(Stored data entries)
Segment Open

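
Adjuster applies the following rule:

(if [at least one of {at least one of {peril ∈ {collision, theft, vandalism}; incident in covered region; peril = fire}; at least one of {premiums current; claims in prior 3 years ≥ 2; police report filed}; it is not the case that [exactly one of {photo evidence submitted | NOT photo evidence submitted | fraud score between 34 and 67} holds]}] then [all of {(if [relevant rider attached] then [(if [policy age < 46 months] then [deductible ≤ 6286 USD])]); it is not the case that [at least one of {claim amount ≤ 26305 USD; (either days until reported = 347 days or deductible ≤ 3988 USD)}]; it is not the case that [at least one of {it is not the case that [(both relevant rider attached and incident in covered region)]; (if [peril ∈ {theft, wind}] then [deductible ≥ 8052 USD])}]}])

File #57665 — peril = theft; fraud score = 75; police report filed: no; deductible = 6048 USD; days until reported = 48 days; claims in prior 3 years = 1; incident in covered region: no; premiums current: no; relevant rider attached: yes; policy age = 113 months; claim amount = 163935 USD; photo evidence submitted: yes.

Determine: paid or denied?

Denied

Atomic conditions:
  peril ∈ {collision, theft, vandalism}: theft is in the set → true
  incident in covered region: no → false
  peril = fire: theft == fire is false
  premiums current: no → false
  claims in prior 3 years ≥ 2: 1 ≥ 2 is false
  police report filed: no → false
  photo evidence submitted: yes → true
  NOT photo evidence submitted: yes → false
  fraud score between 34 and 67: 75 in [34, 67] is false
  relevant rider attached: yes → true
  policy age < 46 months: 113 < 46 is false
  deductible ≤ 6286 USD: 6048 ≤ 6286 is true
  claim amount ≤ 26305 USD: 163935 ≤ 26305 is false
  days until reported = 347 days: 48 == 347 is false
  deductible ≤ 3988 USD: 6048 ≤ 3988 is false
  peril ∈ {theft, wind}: theft is in the set → true
  deductible ≥ 8052 USD: 6048 ≥ 8052 is false
Combine:
[1.1] true OR false OR false = true
[1.2] false OR false OR false = false
[1.3.1] exactly-one(true, false, false) = true
[1.3] NOT true = false
[1] true OR false OR false = true
[2.1.2] false → true (antecedent false ⇒ implication holds) = true
[2.1] true → true = true
[2.2.1.2] false OR false = false
[2.2.1] false OR false = false
[2.2] NOT false = true
[2.3.1.1.1] true AND false = false
[2.3.1.1] NOT false = true
[2.3.1.2] true → false = false
[2.3.1] true OR false = true
[2.3] NOT true = false
[2] true AND true AND false = false
[root] true → false = false
Overall: false → denied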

Segment Closed

▶ _What you will do_
Please write out all the data above, exactly as it reads.

▶ _Result for this task_
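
Adjuster applies the following rule:

(if [at least one of {at least one of {peril ∈ {collision, theft, vandalism}; incident in covered region; peril = fire}; at least one of {premiums current; claims in prior 3 years ≥ 2; police report filed}; it is not the case that [exactly one of {photo evidence submitted | NOT photo evidence submitted | fraud score between 34 and 67} holds]}] then [all of {(if [relevant rider attached] then [(if [policy age < 46 months] then [deductible ≤ 6286 USD])]); it is not the case that [at least one of {claim amount ≤ 26305 USD; (either days until reported = 347 days or deductible ≤ 3988 USD)}]; it is not the case that [at least one of {it is not the case that [(both relevant rider attached and incident in covered region)]; (if [peril ∈ {theft, wind}] then [deductible ≥ 8052 USD])}]}])

File #57665 — peril = theft; fraud score = 75; police report filed: no; deductible = 6048 USD; days until reported = 48 days; claims in prior 3 years = 1; incident in covered region: no; premiums current: no; relevant rider attached: yes; policy age = 113 months; claim amount = 163935 USD; photo evidence submitted: yes.

Determine: paid or denied?

Denied

Atomic conditions:
  peril ∈ {collision, theft, vandalism}: theft is in the set → true
  incident in covered region: no → false
  peril = fire: theft == fire is false
  premiums current: no → false
  claims in prior 3 years ≥ 2: 1 ≥ 2 is false
  police report filed: no → false
  photo evidence submitted: yes → true
  NOT photo evidence submitted: yes → false
  fraud score between 34 and 67: 75 in [34, 67] is false
  relevant rider attached: yes → true
  policy age < 46 months: 113 < 46 is false
  deductible ≤ 6286 USD: 6048 ≤ 6286 is true
  claim amount ≤ 26305 USD: 163935 ≤ 26305 is false
  days until reported = 347 days: 48 == 347 is false
  deductible ≤ 3988 USD: 6048 ≤ 3988 is false
  peril ∈ {theft, wind}: theft is in the set → true
  deductible ≥ 8052 USD: 6048 ≥ 8052 is false
Combine:
[1.1] true OR false OR false = true
[1.2] false OR false OR false = false
[1.3.1] exactly-one(true, false, false) = true
[1.3] NOT true = false
[1] true OR false OR false = true
[2.1.2] false → true (antecedent false ⇒ implication holds) = true
[2.1] true → true = true
[2.2.1.2] false OR false = false
[2.2.1] false OR false = false
[2.2] NOT false = true
[2.3.1.1.1] true AND false = false
[2.3.1.1] NOT false = true
[2.3.1.2] true → false = false
[2.3.1] true OR false = true
[2.3] NOT true = false
[2] true AND true AND false = false
[root] true → false = false
Overall: false → denied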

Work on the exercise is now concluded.